### Stored data entries
--------

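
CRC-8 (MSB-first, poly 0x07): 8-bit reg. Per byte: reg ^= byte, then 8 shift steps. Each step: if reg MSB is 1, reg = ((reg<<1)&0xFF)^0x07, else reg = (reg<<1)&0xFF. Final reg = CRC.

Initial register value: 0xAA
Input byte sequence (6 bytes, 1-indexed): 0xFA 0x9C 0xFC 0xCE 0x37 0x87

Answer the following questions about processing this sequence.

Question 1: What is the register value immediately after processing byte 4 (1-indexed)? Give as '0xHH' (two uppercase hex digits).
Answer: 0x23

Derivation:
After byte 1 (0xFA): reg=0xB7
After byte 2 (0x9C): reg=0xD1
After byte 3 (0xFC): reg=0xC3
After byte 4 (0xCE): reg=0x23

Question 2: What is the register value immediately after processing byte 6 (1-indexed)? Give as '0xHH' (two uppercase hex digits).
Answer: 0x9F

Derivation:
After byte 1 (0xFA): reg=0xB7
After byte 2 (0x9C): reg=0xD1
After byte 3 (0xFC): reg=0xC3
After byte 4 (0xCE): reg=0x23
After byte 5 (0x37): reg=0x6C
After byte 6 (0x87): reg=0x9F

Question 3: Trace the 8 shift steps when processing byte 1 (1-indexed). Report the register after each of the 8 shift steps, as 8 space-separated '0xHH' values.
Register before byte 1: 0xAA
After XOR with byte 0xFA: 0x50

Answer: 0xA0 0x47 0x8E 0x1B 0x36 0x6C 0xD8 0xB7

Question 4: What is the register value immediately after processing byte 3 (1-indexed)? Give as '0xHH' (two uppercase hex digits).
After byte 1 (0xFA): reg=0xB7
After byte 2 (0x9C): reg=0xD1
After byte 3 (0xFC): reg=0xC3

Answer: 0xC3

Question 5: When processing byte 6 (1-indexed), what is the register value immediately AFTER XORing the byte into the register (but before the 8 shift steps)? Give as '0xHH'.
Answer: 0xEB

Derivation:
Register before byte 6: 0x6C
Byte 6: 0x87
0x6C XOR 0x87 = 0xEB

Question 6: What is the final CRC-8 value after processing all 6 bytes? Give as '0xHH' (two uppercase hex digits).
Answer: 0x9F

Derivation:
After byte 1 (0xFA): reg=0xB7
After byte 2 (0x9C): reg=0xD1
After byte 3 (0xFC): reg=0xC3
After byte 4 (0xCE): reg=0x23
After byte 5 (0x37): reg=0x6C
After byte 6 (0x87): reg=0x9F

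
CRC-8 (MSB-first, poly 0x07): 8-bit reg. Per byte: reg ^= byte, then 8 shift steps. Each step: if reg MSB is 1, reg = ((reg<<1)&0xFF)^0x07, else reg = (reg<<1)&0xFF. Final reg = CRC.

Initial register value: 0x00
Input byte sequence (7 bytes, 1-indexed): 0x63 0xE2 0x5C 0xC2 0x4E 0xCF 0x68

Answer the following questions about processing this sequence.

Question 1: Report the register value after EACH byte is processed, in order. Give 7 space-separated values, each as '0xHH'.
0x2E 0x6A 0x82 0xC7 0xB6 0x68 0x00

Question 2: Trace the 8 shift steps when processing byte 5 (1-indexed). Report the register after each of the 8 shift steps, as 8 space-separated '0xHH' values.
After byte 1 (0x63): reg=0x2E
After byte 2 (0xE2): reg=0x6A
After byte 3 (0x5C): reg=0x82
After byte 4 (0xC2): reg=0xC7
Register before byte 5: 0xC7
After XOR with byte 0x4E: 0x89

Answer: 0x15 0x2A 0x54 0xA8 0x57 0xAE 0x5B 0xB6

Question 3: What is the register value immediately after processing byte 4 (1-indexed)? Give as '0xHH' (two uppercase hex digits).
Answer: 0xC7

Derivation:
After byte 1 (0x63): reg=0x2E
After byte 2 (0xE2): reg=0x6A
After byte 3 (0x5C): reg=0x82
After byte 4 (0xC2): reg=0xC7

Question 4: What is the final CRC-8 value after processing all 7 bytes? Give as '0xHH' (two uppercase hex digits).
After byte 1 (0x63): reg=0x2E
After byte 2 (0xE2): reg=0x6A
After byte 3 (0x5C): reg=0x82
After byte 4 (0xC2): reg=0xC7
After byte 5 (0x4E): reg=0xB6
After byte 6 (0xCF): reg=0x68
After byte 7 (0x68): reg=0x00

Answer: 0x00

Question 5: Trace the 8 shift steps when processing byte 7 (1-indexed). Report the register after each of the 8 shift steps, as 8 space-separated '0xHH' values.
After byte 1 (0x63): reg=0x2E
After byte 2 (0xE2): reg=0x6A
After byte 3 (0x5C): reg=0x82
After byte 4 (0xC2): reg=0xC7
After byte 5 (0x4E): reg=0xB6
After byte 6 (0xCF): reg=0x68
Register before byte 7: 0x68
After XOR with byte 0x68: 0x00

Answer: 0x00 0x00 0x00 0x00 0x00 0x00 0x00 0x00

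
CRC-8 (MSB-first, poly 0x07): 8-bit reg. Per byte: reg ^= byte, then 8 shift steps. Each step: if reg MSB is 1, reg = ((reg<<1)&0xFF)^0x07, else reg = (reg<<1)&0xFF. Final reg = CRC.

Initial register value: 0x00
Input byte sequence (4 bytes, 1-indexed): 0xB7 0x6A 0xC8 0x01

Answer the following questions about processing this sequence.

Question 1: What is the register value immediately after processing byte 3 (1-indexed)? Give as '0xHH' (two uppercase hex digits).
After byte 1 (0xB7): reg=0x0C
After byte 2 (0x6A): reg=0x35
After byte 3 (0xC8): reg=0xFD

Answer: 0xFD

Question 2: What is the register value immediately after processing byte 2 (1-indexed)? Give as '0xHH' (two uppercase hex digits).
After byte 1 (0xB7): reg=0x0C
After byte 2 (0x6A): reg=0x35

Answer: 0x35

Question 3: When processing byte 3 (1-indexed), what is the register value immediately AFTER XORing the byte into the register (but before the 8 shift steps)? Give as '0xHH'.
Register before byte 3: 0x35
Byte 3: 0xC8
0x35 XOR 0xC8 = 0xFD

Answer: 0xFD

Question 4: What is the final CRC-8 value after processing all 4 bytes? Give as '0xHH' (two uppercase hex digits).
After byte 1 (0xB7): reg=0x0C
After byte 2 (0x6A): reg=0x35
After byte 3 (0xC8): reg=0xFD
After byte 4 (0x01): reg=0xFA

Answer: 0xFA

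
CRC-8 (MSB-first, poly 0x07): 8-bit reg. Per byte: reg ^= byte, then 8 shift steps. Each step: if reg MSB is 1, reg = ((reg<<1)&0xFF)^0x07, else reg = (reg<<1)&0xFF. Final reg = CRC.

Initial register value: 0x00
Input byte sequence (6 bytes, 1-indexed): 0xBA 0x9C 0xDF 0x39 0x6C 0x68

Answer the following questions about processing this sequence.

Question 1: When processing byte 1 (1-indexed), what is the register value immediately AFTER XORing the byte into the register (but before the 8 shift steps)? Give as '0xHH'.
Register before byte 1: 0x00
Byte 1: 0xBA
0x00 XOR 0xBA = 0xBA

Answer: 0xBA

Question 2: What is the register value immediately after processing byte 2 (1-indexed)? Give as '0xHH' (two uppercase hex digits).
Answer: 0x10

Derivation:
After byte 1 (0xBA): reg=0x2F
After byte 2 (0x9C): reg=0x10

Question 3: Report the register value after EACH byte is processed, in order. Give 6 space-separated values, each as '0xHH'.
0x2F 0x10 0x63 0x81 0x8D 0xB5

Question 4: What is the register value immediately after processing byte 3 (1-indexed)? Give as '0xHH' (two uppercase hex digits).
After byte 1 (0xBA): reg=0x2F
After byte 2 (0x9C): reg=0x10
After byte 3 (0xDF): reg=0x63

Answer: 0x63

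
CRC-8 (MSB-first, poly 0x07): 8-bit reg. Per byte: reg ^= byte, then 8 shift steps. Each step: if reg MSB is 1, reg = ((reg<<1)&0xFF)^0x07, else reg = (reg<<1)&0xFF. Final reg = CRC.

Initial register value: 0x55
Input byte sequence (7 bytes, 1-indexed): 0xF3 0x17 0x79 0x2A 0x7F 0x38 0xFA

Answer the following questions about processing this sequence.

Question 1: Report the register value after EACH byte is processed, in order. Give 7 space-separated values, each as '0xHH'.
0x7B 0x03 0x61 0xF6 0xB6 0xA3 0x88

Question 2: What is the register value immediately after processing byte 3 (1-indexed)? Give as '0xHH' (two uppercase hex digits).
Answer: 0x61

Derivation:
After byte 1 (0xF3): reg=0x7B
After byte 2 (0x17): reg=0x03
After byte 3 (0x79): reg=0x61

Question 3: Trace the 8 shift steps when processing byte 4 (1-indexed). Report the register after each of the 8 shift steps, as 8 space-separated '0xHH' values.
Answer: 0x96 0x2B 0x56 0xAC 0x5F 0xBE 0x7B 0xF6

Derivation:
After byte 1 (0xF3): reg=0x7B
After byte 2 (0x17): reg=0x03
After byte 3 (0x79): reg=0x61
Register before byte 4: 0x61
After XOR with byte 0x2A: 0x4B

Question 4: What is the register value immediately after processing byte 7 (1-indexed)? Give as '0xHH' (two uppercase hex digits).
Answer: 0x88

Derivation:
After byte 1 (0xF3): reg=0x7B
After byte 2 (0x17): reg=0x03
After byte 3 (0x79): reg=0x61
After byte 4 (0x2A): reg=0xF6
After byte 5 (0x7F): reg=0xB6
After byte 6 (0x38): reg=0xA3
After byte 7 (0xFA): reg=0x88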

--------

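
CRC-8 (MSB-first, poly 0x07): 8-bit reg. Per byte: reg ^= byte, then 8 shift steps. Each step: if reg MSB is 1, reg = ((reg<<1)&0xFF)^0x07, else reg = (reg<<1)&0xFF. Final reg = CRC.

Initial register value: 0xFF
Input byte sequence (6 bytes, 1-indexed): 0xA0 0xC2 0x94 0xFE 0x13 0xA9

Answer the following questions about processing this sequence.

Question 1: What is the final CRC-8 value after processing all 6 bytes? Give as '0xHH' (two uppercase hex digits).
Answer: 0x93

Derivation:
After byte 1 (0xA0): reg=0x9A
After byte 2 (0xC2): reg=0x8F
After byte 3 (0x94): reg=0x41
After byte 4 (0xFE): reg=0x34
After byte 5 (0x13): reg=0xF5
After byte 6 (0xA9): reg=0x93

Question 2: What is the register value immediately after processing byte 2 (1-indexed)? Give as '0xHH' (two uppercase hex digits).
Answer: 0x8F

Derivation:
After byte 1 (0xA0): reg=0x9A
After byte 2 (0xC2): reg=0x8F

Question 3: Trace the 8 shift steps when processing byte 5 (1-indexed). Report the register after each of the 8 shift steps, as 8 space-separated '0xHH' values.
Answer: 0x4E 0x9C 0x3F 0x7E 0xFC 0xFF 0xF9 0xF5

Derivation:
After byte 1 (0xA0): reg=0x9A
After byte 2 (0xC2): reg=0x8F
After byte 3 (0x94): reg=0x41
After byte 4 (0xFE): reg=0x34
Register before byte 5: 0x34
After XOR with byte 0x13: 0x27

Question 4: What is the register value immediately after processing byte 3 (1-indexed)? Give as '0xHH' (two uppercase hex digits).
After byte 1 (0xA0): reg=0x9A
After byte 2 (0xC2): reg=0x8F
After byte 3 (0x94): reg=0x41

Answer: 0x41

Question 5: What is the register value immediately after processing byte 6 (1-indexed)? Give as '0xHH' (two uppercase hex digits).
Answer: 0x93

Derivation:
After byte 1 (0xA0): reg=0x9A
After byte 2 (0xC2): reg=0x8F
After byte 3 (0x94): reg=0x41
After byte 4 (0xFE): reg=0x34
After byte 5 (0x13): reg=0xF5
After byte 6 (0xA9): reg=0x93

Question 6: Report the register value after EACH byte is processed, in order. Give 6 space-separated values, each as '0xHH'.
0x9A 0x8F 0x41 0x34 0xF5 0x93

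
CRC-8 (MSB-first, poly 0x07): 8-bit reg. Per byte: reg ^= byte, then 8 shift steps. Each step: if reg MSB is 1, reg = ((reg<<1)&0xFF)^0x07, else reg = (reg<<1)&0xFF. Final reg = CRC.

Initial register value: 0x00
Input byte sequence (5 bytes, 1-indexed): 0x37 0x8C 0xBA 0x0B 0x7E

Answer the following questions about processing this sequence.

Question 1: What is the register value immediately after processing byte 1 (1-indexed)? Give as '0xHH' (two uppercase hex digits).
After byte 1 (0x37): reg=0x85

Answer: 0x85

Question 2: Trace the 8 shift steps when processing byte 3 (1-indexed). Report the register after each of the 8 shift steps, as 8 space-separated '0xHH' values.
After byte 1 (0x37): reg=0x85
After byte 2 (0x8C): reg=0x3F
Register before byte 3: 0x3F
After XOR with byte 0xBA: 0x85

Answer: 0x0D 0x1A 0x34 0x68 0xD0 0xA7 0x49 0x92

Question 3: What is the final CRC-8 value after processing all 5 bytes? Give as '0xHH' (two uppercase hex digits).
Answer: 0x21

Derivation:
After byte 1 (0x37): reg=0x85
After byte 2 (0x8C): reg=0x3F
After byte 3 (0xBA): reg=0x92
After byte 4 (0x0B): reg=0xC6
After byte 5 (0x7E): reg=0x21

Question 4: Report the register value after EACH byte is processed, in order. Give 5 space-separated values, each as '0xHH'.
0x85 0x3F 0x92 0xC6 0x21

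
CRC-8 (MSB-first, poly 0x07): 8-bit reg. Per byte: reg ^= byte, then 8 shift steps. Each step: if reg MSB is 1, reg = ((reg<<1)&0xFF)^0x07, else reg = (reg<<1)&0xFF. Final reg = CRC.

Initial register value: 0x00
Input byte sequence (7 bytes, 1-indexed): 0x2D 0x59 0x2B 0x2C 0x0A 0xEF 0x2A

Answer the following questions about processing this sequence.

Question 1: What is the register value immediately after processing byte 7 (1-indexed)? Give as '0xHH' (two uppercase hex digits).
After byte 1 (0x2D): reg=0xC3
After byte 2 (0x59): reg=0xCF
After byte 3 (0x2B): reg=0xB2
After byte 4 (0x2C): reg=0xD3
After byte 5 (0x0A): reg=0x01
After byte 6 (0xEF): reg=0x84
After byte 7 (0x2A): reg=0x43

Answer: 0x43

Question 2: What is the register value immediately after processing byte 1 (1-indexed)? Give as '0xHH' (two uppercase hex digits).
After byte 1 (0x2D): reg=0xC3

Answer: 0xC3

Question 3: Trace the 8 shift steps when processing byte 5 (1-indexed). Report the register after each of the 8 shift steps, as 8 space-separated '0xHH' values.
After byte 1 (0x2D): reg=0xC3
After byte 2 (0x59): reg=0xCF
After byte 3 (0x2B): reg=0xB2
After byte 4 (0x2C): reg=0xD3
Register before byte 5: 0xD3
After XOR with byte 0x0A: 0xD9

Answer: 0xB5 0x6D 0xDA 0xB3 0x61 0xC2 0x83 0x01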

--------

### Task requirements
Lines above that have "Input": copy each of them.

### Response box
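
Input byte sequence (6 bytes, 1-indexed): 0xFA 0x9C 0xFC 0xCE 0x37 0x87
Input byte sequence (7 bytes, 1-indexed): 0x63 0xE2 0x5C 0xC2 0x4E 0xCF 0x68
Input byte sequence (4 bytes, 1-indexed): 0xB7 0x6A 0xC8 0x01
Input byte sequence (6 bytes, 1-indexed): 0xBA 0x9C 0xDF 0x39 0x6C 0x68
Input byte sequence (7 bytes, 1-indexed): 0xF3 0x17 0x79 0x2A 0x7F 0x38 0xFA
Input byte sequence (6 bytes, 1-indexed): 0xA0 0xC2 0x94 0xFE 0x13 0xA9
Input byte sequence (5 bytes, 1-indexed): 0x37 0x8C 0xBA 0x0B 0x7E
Input byte sequence (7 bytes, 1-indexed): 0x2D 0x59 0x2B 0x2C 0x0A 0xEF 0x2A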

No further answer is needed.